WORK TO BE COMPLETED ▸ Retyping the records exactly, down to the last line, is the whole job.

Top of RECORDS FOR THE TASK

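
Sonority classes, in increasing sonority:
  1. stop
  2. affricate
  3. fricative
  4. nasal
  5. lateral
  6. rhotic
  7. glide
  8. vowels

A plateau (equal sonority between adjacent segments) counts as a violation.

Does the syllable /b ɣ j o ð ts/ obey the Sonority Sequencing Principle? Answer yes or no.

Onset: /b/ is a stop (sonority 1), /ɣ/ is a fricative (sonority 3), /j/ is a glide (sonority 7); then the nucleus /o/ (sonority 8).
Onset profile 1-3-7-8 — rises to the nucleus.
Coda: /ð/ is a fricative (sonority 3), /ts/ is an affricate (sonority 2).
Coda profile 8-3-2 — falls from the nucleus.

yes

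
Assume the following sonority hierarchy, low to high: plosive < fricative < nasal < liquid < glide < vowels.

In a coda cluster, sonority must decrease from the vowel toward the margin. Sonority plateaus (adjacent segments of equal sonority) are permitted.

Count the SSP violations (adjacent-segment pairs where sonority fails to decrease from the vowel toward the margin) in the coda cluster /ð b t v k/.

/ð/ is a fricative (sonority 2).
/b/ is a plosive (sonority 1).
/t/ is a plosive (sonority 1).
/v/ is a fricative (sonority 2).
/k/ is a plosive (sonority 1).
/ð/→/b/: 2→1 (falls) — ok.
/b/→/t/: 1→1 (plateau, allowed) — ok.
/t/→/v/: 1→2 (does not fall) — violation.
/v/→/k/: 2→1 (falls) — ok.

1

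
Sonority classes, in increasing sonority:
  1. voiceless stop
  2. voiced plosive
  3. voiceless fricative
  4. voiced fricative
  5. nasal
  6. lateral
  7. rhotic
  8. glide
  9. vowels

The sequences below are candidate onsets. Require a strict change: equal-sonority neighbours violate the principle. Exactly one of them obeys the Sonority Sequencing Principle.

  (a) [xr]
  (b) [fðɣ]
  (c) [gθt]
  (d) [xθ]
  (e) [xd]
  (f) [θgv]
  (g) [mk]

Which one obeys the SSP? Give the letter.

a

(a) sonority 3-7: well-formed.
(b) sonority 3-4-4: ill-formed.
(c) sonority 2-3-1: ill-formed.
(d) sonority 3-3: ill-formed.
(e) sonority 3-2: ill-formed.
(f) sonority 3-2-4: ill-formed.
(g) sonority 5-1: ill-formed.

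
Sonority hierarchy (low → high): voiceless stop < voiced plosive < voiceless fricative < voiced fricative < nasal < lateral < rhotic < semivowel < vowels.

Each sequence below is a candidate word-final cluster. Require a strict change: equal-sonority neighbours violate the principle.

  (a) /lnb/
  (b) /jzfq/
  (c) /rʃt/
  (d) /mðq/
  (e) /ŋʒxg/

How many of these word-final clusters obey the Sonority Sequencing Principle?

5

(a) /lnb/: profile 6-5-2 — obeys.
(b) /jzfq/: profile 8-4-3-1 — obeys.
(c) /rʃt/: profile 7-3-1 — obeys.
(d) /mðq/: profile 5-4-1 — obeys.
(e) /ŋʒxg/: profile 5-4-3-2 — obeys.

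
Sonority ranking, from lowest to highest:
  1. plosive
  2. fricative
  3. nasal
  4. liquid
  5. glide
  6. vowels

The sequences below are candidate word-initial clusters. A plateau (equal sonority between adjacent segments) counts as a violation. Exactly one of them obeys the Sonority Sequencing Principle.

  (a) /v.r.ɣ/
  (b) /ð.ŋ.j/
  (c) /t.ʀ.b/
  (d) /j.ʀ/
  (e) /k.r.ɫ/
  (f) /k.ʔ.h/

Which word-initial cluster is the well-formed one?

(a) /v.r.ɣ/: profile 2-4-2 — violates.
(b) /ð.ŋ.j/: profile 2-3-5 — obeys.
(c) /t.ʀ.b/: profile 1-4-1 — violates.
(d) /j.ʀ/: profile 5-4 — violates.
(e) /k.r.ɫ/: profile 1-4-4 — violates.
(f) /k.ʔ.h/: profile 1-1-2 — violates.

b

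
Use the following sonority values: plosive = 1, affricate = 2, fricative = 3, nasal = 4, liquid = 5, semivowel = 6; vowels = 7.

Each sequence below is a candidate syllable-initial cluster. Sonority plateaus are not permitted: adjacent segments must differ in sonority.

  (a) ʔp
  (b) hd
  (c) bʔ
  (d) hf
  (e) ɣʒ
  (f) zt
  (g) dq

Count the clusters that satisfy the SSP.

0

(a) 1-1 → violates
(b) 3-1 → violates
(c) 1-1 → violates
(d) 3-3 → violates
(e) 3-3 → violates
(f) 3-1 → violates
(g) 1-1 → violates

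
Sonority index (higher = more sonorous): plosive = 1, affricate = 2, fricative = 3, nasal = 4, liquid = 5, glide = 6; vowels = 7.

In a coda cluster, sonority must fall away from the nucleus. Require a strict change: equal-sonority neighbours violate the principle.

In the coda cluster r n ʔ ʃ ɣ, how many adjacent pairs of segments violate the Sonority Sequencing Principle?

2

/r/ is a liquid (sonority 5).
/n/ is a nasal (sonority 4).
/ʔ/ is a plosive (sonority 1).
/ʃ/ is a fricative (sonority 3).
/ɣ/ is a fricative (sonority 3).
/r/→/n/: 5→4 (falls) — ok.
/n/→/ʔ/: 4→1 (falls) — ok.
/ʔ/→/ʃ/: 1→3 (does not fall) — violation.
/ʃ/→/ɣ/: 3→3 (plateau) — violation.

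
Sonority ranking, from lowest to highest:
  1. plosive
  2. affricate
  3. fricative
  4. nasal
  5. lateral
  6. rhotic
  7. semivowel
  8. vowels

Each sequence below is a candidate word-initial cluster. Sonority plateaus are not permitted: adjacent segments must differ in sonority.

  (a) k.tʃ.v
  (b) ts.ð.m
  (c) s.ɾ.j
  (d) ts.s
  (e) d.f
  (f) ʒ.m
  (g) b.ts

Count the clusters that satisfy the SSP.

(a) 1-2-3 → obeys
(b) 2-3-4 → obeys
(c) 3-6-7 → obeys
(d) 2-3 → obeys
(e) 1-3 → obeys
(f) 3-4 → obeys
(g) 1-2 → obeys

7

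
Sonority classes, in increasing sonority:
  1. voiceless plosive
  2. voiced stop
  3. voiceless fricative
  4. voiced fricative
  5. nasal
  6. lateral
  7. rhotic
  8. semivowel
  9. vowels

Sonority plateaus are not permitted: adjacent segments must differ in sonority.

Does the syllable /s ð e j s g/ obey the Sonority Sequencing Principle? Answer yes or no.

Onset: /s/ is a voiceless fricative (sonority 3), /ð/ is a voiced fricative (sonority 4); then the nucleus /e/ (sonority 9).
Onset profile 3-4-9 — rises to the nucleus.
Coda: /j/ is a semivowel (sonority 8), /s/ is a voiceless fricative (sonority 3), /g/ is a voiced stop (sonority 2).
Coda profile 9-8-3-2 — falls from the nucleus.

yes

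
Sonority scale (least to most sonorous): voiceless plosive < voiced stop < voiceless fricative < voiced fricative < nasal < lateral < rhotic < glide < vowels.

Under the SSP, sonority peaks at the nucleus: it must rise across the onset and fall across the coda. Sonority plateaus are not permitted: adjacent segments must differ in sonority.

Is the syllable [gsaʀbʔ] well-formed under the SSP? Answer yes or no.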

Bottom of RECORDS FOR THE TASK

TASK OUTPUT ▸
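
Sonority classes, in increasing sonority:
  1. stop
  2. affricate
  3. fricative
  4. nasal
  5. lateral
  6. rhotic
  7. glide
  8. vowels

A plateau (equal sonority between adjacent segments) counts as a violation.

Does the syllable /b ɣ j o ð ts/ obey the Sonority Sequencing Principle? Answer yes or no.

Onset: /b/ is a stop (sonority 1), /ɣ/ is a fricative (sonority 3), /j/ is a glide (sonority 7); then the nucleus /o/ (sonority 8).
Onset profile 1-3-7-8 — rises to the nucleus.
Coda: /ð/ is a fricative (sonority 3), /ts/ is an affricate (sonority 2).
Coda profile 8-3-2 — falls from the nucleus.

yes

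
Assume the following sonority hierarchy, low to high: plosive < fricative < nasal < liquid < glide < vowels.

In a coda cluster, sonority must decrease from the vowel toward the margin. Sonority plateaus (adjacent segments of equal sonority) are permitted.

Count the SSP violations (adjacent-segment pairs where sonority fails to decrease from the vowel toward the margin) in the coda cluster /ð b t v k/.

/ð/ is a fricative (sonority 2).
/b/ is a plosive (sonority 1).
/t/ is a plosive (sonority 1).
/v/ is a fricative (sonority 2).
/k/ is a plosive (sonority 1).
/ð/→/b/: 2→1 (falls) — ok.
/b/→/t/: 1→1 (plateau, allowed) — ok.
/t/→/v/: 1→2 (does not fall) — violation.
/v/→/k/: 2→1 (falls) — ok.

1

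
Sonority classes, in increasing sonority:
  1. voiceless stop
  2. voiced plosive
  3. voiceless fricative
  4. voiced fricative
  5. nasal
  6. lateral
  7. rhotic
  8. glide
  9. vowels

The sequences below are candidate onsets. Require a strict change: equal-sonority neighbours violate the principle. Exactly one of them obeys the Sonority Sequencing Principle.

  (a) [xr]
  (b) [fðɣ]
  (c) [gθt]
  (d) [xθ]
  (e) [xd]
  (f) [θgv]
  (g) [mk]

Which one obeys the SSP? Give the letter.

a

(a) sonority 3-7: well-formed.
(b) sonority 3-4-4: ill-formed.
(c) sonority 2-3-1: ill-formed.
(d) sonority 3-3: ill-formed.
(e) sonority 3-2: ill-formed.
(f) sonority 3-2-4: ill-formed.
(g) sonority 5-1: ill-formed.

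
Sonority hierarchy (low → high): voiceless stop < voiced plosive < voiceless fricative < voiced fricative < nasal < lateral < rhotic < semivowel < vowels.

Each sequence below is a candidate word-final cluster. Require a strict change: equal-sonority neighbours violate the principle.

  (a) /lnb/
  (b) /jzfq/
  (c) /rʃt/
  (d) /mðq/
  (e) /ŋʒxg/

How many of these word-final clusters obey the Sonority Sequencing Principle?

5

(a) /lnb/: profile 6-5-2 — obeys.
(b) /jzfq/: profile 8-4-3-1 — obeys.
(c) /rʃt/: profile 7-3-1 — obeys.
(d) /mðq/: profile 5-4-1 — obeys.
(e) /ŋʒxg/: profile 5-4-3-2 — obeys.

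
Sonority ranking, from lowest to highest:
  1. plosive
  2. fricative
  3. nasal
  4. liquid
  5. glide
  6. vowels

The sequences below are candidate word-initial clusters. A plateau (equal sonority between adjacent segments) counts as a violation. Exactly one of them obeys the Sonority Sequencing Principle.

  (a) /v.r.ɣ/
  (b) /ð.ŋ.j/
  (c) /t.ʀ.b/
  (d) /j.ʀ/
  (e) /k.r.ɫ/
  (f) /k.ʔ.h/

Which word-initial cluster is the well-formed one?

(a) /v.r.ɣ/: profile 2-4-2 — violates.
(b) /ð.ŋ.j/: profile 2-3-5 — obeys.
(c) /t.ʀ.b/: profile 1-4-1 — violates.
(d) /j.ʀ/: profile 5-4 — violates.
(e) /k.r.ɫ/: profile 1-4-4 — violates.
(f) /k.ʔ.h/: profile 1-1-2 — violates.

b

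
Use the following sonority values: plosive = 1, affricate = 2, fricative = 3, nasal = 4, liquid = 5, semivowel = 6; vowels = 7.

Each sequence below is a candidate syllable-initial cluster. Sonority plateaus are not permitted: adjacent segments must differ in sonority.

  (a) ʔp
  (b) hd
  (c) bʔ
  (d) hf
  (e) ɣʒ
  (f) zt
  (g) dq

Count the clusters that satisfy the SSP.

0

(a) 1-1 → violates
(b) 3-1 → violates
(c) 1-1 → violates
(d) 3-3 → violates
(e) 3-3 → violates
(f) 3-1 → violates
(g) 1-1 → violates

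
Sonority index (higher = more sonorous): plosive = 1, affricate = 2, fricative = 3, nasal = 4, liquid = 5, glide = 6; vowels = 7.

In a coda cluster, sonority must fall away from the nucleus. Require a strict change: equal-sonority neighbours violate the principle.

In the coda cluster r n ʔ ʃ ɣ, how many adjacent pairs of segments violate the Sonority Sequencing Principle?

2

/r/ is a liquid (sonority 5).
/n/ is a nasal (sonority 4).
/ʔ/ is a plosive (sonority 1).
/ʃ/ is a fricative (sonority 3).
/ɣ/ is a fricative (sonority 3).
/r/→/n/: 5→4 (falls) — ok.
/n/→/ʔ/: 4→1 (falls) — ok.
/ʔ/→/ʃ/: 1→3 (does not fall) — violation.
/ʃ/→/ɣ/: 3→3 (plateau) — violation.

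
Sonority ranking, from lowest to highest:
  1. plosive
  2. affricate
  3. fricative
  4. nasal
  5. lateral
  6. rhotic
  7. semivowel
  8. vowels

Each sequence below is a candidate word-initial cluster. Sonority plateaus are not permitted: adjacent segments must differ in sonority.

  (a) k.tʃ.v
  (b) ts.ð.m
  (c) s.ɾ.j
  (d) ts.s
  (e) d.f
  (f) ʒ.m
  (g) b.ts

Count the clusters that satisfy the SSP.

(a) 1-2-3 → obeys
(b) 2-3-4 → obeys
(c) 3-6-7 → obeys
(d) 2-3 → obeys
(e) 1-3 → obeys
(f) 3-4 → obeys
(g) 1-2 → obeys

7

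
Sonority classes, in increasing sonority:
  1. voiceless plosive
  2. voiced stop
  3. voiceless fricative
  4. voiced fricative
  5. nasal
  6. lateral
  7. rhotic
  8. semivowel
  9. vowels

Sonority plateaus are not permitted: adjacent segments must differ in sonority.

Does the syllable /s ð e j s g/ obey the Sonority Sequencing Principle? Answer yes or no.

Onset: /s/ is a voiceless fricative (sonority 3), /ð/ is a voiced fricative (sonority 4); then the nucleus /e/ (sonority 9).
Onset profile 3-4-9 — rises to the nucleus.
Coda: /j/ is a semivowel (sonority 8), /s/ is a voiceless fricative (sonority 3), /g/ is a voiced stop (sonority 2).
Coda profile 9-8-3-2 — falls from the nucleus.

yes

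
Sonority scale (least to most sonorous): voiceless plosive < voiced stop < voiceless fricative < voiced fricative < nasal < lateral < rhotic < glide < vowels.

Under the SSP, sonority peaks at the nucleus: it must rise across the onset and fall across the coda. Sonority plateaus are not permitted: adjacent segments must differ in sonority.

Is the syllable [gsaʀbʔ] well-formed under the SSP? Answer yes or no.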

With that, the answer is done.